> _Data for review_
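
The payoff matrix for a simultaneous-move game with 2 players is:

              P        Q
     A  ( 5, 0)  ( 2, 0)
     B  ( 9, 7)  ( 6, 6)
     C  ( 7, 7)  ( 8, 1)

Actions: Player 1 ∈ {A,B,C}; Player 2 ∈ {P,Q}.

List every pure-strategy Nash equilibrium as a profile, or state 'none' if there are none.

(A,P): not NE [P1→B gives 9>5]
(A,Q): not NE [P1→C gives 8>2]
(B,P): NE
(B,Q): not NE [P1→C gives 8>6; P2→P gives 7>6]
(C,P): not NE [P1→B gives 9>7]
(C,Q): not NE [P2→P gives 7>1]

NE set: (B,P)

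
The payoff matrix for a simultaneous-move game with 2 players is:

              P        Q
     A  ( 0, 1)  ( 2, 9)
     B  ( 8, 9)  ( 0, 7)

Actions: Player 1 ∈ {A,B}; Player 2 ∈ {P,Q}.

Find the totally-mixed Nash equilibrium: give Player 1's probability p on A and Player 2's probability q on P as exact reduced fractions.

(p,q) = (1/5, 1/5)

P1 indiff ⇒ q·0+(1-q)·2 = q·8+(1-q)·0 ⇒ q(-8) = (1-q)(-2) ⇒ q = 1/5
P2 indiff ⇒ p·1+(1-p)·9 = p·9+(1-p)·7 ⇒ p(-8) = (1-p)(-2) ⇒ p = 1/5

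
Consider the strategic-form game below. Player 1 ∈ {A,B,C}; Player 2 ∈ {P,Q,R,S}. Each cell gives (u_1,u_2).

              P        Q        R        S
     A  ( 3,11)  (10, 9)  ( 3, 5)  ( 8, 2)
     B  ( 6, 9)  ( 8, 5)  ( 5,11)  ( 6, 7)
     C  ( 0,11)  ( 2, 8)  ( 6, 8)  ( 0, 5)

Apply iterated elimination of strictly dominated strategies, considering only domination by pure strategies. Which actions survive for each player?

Remaining: P1:{B,C} P2:{P,R}

P2 drop Q (P beats it: A:11>9 B:9>5 C:11>8)
P2 drop S (P beats it: A:11>2 B:9>7 C:11>5)
P1 drop A (B beats it: P:6>3 R:5>3)
P1→{B,C} P2→{P,R}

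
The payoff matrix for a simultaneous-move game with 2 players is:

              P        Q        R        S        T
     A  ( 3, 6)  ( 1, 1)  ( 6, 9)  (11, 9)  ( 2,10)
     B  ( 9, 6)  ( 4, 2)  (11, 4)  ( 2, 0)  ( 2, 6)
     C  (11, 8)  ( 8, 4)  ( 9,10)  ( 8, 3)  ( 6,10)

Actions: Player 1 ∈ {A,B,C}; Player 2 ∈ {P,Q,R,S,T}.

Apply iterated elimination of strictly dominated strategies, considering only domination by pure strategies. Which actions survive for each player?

Survivors P1:{B,C} P2:{P,R,T}

P2 drop Q (P beats it: A:6>1 B:6>2 C:8>4)
P2 drop S (T beats it: A:10>9 B:6>0 C:10>3)
P1 drop A (C beats it: P:11>3 R:9>6 T:6>2)
P1→{B,C} P2→{P,R,T}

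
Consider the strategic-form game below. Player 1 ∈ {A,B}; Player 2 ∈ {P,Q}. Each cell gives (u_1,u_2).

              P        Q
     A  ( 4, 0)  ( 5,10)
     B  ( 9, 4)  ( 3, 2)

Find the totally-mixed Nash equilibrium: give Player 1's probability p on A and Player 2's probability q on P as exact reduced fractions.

P1 mixes 1/6 on A; P2 mixes 2/7 on P

P1 indiff ⇒ q·4+(1-q)·5 = q·9+(1-q)·3 ⇒ q(-5) = (1-q)(-2) ⇒ q = 2/7
P2 indiff ⇒ p·0+(1-p)·4 = p·10+(1-p)·2 ⇒ p(-10) = (1-p)(-2) ⇒ p = 1/6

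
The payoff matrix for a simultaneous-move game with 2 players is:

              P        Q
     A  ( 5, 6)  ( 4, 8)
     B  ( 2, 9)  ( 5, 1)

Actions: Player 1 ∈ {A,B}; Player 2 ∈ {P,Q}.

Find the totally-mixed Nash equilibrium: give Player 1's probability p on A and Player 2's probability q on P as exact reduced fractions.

(p,q) = (4/5, 1/4)

P1 indiff ⇒ q·5+(1-q)·4 = q·2+(1-q)·5 ⇒ q(3) = (1-q)(1) ⇒ q = 1/4
P2 indiff ⇒ p·6+(1-p)·9 = p·8+(1-p)·1 ⇒ p(-2) = (1-p)(-8) ⇒ p = 4/5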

> _Assignment_
From the records above, pick out and copy each line holding the word "below".

> _Result of this exercise_
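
Consider the strategic-form game below. Player 1 ∈ {A,B,C}; Player 2 ∈ {P,Q,R,S}. Each cell gives (u_1,u_2).
Consider the strategic-form game below. Player 1 ∈ {A,B}; Player 2 ∈ {P,Q}. Each cell gives (u_1,u_2).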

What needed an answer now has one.